(Stored data)
.....

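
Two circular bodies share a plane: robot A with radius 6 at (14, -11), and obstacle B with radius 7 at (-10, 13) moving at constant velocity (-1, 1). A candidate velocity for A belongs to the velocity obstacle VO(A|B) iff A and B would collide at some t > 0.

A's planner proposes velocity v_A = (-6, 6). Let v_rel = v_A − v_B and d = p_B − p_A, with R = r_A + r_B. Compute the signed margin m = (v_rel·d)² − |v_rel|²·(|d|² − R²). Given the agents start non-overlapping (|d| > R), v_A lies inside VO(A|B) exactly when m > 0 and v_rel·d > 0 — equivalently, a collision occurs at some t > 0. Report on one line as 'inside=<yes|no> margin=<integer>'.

d = (-24, 24),  |d|² = 1152;  R = 6+7 = 13,  c = 1152−13² = 983
v_rel = (-5, 5),  |v_rel|² = 50;  v_rel·d = (-5)·(-24) + (5)·(24) = 240
50·t² − 480·t + 983 = 0  ⇒  m = 240² − 50·983 = 8450
m = 8450 > 0,  v_rel·d = 240 > 0  ⇒  inside

inside=yes margin=8450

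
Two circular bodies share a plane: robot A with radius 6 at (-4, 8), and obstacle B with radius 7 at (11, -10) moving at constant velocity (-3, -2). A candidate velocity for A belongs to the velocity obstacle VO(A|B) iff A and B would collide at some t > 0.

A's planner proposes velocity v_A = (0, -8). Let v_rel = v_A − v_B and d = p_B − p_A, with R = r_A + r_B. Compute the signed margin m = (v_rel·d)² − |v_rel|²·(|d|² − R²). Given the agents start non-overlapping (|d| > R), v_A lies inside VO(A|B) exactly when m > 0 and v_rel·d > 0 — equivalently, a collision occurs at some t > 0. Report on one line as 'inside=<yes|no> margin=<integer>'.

d = (15, -18),  |d|² = 549;  R = 6+7 = 13,  c = 549−13² = 380
v_rel = (3, -6),  |v_rel|² = 45;  v_rel·d = (3)·(15) + (-6)·(-18) = 153
45·t² − 306·t + 380 = 0  ⇒  m = 153² − 45·380 = 6309
m = 6309 > 0,  v_rel·d = 153 > 0  ⇒  inside

inside=yes margin=6309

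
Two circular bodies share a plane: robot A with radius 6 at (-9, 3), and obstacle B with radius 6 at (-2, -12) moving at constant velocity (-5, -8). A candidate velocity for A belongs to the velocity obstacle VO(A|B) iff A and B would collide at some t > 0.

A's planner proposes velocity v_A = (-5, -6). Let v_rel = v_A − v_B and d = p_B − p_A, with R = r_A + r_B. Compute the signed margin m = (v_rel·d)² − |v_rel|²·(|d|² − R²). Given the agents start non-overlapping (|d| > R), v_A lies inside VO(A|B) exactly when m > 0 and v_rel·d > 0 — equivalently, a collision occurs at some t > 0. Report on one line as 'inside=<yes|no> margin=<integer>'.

d = (7, -15),  |d|² = 274;  R = 6+6 = 12,  c = 274−12² = 130
v_rel = (0, 2),  |v_rel|² = 4;  v_rel·d = (0)·(7) + (2)·(-15) = -30
4·t² + 60·t + 130 = 0  ⇒  m = (-30)² − 4·130 = 380
m = 380 > 0,  v_rel·d = -30 < 0  ⇒  outside

inside=no margin=380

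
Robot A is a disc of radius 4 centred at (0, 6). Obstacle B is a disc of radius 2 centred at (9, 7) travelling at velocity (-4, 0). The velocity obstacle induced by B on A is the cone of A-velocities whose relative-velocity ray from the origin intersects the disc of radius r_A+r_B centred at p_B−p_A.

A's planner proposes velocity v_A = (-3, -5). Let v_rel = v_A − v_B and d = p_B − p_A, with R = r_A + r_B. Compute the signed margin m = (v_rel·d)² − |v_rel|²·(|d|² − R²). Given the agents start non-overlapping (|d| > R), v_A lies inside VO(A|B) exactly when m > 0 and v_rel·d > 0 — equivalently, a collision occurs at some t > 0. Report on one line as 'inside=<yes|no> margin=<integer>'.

d = (9, 1),  |d|² = 82;  R = 4+2 = 6,  c = 82−6² = 46
v_rel = (1, -5),  |v_rel|² = 26;  v_rel·d = (1)·(9) + (-5)·(1) = 4
26·t² − 8·t + 46 = 0  ⇒  m = 4² − 26·46 = -1180
m = -1180 < 0,  v_rel·d = 4 > 0  ⇒  outside

inside=no margin=-1180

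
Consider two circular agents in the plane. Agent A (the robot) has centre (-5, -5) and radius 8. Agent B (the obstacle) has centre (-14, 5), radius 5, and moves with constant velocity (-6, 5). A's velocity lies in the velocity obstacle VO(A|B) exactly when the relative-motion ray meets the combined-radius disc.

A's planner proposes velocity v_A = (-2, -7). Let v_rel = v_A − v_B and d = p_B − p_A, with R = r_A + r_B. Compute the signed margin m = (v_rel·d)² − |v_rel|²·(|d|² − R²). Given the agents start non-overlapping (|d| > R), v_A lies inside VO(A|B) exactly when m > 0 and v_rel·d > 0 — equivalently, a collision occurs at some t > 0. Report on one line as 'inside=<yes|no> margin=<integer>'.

d = (-9, 10),  |d|² = 181;  R = 8+5 = 13,  c = 181−13² = 12
v_rel = (4, -12),  |v_rel|² = 160;  v_rel·d = (4)·(-9) + (-12)·(10) = -156
160·t² + 312·t + 12 = 0  ⇒  m = (-156)² − 160·12 = 22416
m = 22416 > 0,  v_rel·d = -156 < 0  ⇒  outside

inside=no margin=22416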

.....

EXERCISE DETAILS
All of the entries need to be reproduced exactly; please write them out.

WRITTEN SOLUTION
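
Two circular bodies share a plane: robot A with radius 6 at (14, -11), and obstacle B with radius 7 at (-10, 13) moving at constant velocity (-1, 1). A candidate velocity for A belongs to the velocity obstacle VO(A|B) iff A and B would collide at some t > 0.

A's planner proposes velocity v_A = (-6, 6). Let v_rel = v_A − v_B and d = p_B − p_A, with R = r_A + r_B. Compute the signed margin m = (v_rel·d)² − |v_rel|²·(|d|² − R²). Given the agents start non-overlapping (|d| > R), v_A lies inside VO(A|B) exactly when m > 0 and v_rel·d > 0 — equivalently, a collision occurs at some t > 0. Report on one line as 'inside=<yes|no> margin=<integer>'.

d = (-24, 24),  |d|² = 1152;  R = 6+7 = 13,  c = 1152−13² = 983
v_rel = (-5, 5),  |v_rel|² = 50;  v_rel·d = (-5)·(-24) + (5)·(24) = 240
50·t² − 480·t + 983 = 0  ⇒  m = 240² − 50·983 = 8450
m = 8450 > 0,  v_rel·d = 240 > 0  ⇒  inside

inside=yes margin=8450

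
Two circular bodies share a plane: robot A with radius 6 at (-4, 8), and obstacle B with radius 7 at (11, -10) moving at constant velocity (-3, -2). A candidate velocity for A belongs to the velocity obstacle VO(A|B) iff A and B would collide at some t > 0.

A's planner proposes velocity v_A = (0, -8). Let v_rel = v_A − v_B and d = p_B − p_A, with R = r_A + r_B. Compute the signed margin m = (v_rel·d)² − |v_rel|²·(|d|² − R²). Given the agents start non-overlapping (|d| > R), v_A lies inside VO(A|B) exactly when m > 0 and v_rel·d > 0 — equivalently, a collision occurs at some t > 0. Report on one line as 'inside=<yes|no> margin=<integer>'.

d = (15, -18),  |d|² = 549;  R = 6+7 = 13,  c = 549−13² = 380
v_rel = (3, -6),  |v_rel|² = 45;  v_rel·d = (3)·(15) + (-6)·(-18) = 153
45·t² − 306·t + 380 = 0  ⇒  m = 153² − 45·380 = 6309
m = 6309 > 0,  v_rel·d = 153 > 0  ⇒  inside

inside=yes margin=6309

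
Two circular bodies share a plane: robot A with radius 6 at (-9, 3), and obstacle B with radius 6 at (-2, -12) moving at constant velocity (-5, -8). A candidate velocity for A belongs to the velocity obstacle VO(A|B) iff A and B would collide at some t > 0.

A's planner proposes velocity v_A = (-5, -6). Let v_rel = v_A − v_B and d = p_B − p_A, with R = r_A + r_B. Compute the signed margin m = (v_rel·d)² − |v_rel|²·(|d|² − R²). Given the agents start non-overlapping (|d| > R), v_A lies inside VO(A|B) exactly when m > 0 and v_rel·d > 0 — equivalently, a collision occurs at some t > 0. Report on one line as 'inside=<yes|no> margin=<integer>'.

d = (7, -15),  |d|² = 274;  R = 6+6 = 12,  c = 274−12² = 130
v_rel = (0, 2),  |v_rel|² = 4;  v_rel·d = (0)·(7) + (2)·(-15) = -30
4·t² + 60·t + 130 = 0  ⇒  m = (-30)² − 4·130 = 380
m = 380 > 0,  v_rel·d = -30 < 0  ⇒  outside

inside=no margin=380

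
Robot A is a disc of radius 4 centred at (0, 6). Obstacle B is a disc of radius 2 centred at (9, 7) travelling at velocity (-4, 0). The velocity obstacle induced by B on A is the cone of A-velocities whose relative-velocity ray from the origin intersects the disc of radius r_A+r_B centred at p_B−p_A.

A's planner proposes velocity v_A = (-3, -5). Let v_rel = v_A − v_B and d = p_B − p_A, with R = r_A + r_B. Compute the signed margin m = (v_rel·d)² − |v_rel|²·(|d|² − R²). Given the agents start non-overlapping (|d| > R), v_A lies inside VO(A|B) exactly when m > 0 and v_rel·d > 0 — equivalently, a collision occurs at some t > 0. Report on one line as 'inside=<yes|no> margin=<integer>'.

d = (9, 1),  |d|² = 82;  R = 4+2 = 6,  c = 82−6² = 46
v_rel = (1, -5),  |v_rel|² = 26;  v_rel·d = (1)·(9) + (-5)·(1) = 4
26·t² − 8·t + 46 = 0  ⇒  m = 4² − 26·46 = -1180
m = -1180 < 0,  v_rel·d = 4 > 0  ⇒  outside

inside=no margin=-1180

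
Consider two circular agents in the plane. Agent A (the robot) has centre (-5, -5) and radius 8. Agent B (the obstacle) has centre (-14, 5), radius 5, and moves with constant velocity (-6, 5). A's velocity lies in the velocity obstacle VO(A|B) exactly when the relative-motion ray meets the combined-radius disc.

A's planner proposes velocity v_A = (-2, -7). Let v_rel = v_A − v_B and d = p_B − p_A, with R = r_A + r_B. Compute the signed margin m = (v_rel·d)² − |v_rel|²·(|d|² − R²). Given the agents start non-overlapping (|d| > R), v_A lies inside VO(A|B) exactly when m > 0 and v_rel·d > 0 — equivalently, a collision occurs at some t > 0. Report on one line as 'inside=<yes|no> margin=<integer>'.

d = (-9, 10),  |d|² = 181;  R = 8+5 = 13,  c = 181−13² = 12
v_rel = (4, -12),  |v_rel|² = 160;  v_rel·d = (4)·(-9) + (-12)·(10) = -156
160·t² + 312·t + 12 = 0  ⇒  m = (-156)² − 160·12 = 22416
m = 22416 > 0,  v_rel·d = -156 < 0  ⇒  outside

inside=no margin=22416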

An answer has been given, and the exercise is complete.